# What you need to do:
Copy the records below exactly as they appear.

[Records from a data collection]
--------------------
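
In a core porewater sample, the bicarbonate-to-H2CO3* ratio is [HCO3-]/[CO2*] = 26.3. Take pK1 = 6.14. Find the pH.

From K1 = [H⁺][HCO3-]/[CO2*]:  pH = pK1 + log₁₀([HCO3-]/[CO2*])
log₁₀(26.3) = +1.420
pH = 6.14 + (+1.420) = 7.56

pH = 7.56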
--------------------
# The completed task:
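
In a core porewater sample, the bicarbonate-to-H2CO3* ratio is [HCO3-]/[CO2*] = 26.3. Take pK1 = 6.14. Find the pH.

From K1 = [H⁺][HCO3-]/[CO2*]:  pH = pK1 + log₁₀([HCO3-]/[CO2*])
log₁₀(26.3) = +1.420
pH = 6.14 + (+1.420) = 7.56

pH = 7.56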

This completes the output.